*** Opening of RECORDS PROVIDED ***

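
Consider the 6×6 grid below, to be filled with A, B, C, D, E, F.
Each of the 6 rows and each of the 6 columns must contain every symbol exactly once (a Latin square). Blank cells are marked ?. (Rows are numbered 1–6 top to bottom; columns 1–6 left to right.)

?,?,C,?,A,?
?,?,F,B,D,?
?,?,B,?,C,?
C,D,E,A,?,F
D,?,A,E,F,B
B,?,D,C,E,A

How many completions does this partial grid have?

3

Row 1, column 1: eliminating its row and column leaves {E, F}.
Row 1, column 2: eliminating its row and column leaves {B, E, F}.
Row 1, column 4: eliminating its row and column leaves {D, F}.
Row 1, column 6: eliminating its row and column leaves {D, E}.
Row 2, column 1: eliminating its row and column leaves {A, E}.
Row 2, column 2: eliminating its row and column leaves {A, C, E}.
Row 2, column 6: eliminating its row and column leaves {C, E}.
Row 3, column 1: eliminating its row and column leaves {A, E, F}.
Row 3, column 2: eliminating its row and column leaves {A, E, F}.
Row 3, column 4: eliminating its row and column leaves {D, F}.
Row 3, column 6: eliminating its row and column leaves {D, E}.
Row 4, column 5: eliminating its row and column leaves {B}.
Row 5, column 2: eliminating its row and column leaves {C}.
Row 6, column 2: eliminating its row and column leaves {F}.
Enumerating the assignments across these blanks that avoid any row or column repeat gives 3 completions.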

*** Close of RECORDS PROVIDED ***

- **THE PROBLEM**
Only what runs from the line containing "D,?,A,E,F,B" through the final line of the entries above belongs in the answer, restated exactly.

- **RESPONSE**
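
D,?,A,E,F,B
B,?,D,C,E,A

How many completions does this partial grid have?

3

Row 1, column 1: eliminating its row and column leaves {E, F}.
Row 1, column 2: eliminating its row and column leaves {B, E, F}.
Row 1, column 4: eliminating its row and column leaves {D, F}.
Row 1, column 6: eliminating its row and column leaves {D, E}.
Row 2, column 1: eliminating its row and column leaves {A, E}.
Row 2, column 2: eliminating its row and column leaves {A, C, E}.
Row 2, column 6: eliminating its row and column leaves {C, E}.
Row 3, column 1: eliminating its row and column leaves {A, E, F}.
Row 3, column 2: eliminating its row and column leaves {A, E, F}.
Row 3, column 4: eliminating its row and column leaves {D, F}.
Row 3, column 6: eliminating its row and column leaves {D, E}.
Row 4, column 5: eliminating its row and column leaves {B}.
Row 5, column 2: eliminating its row and column leaves {C}.
Row 6, column 2: eliminating its row and column leaves {F}.
Enumerating the assignments across these blanks that avoid any row or column repeat gives 3 completions.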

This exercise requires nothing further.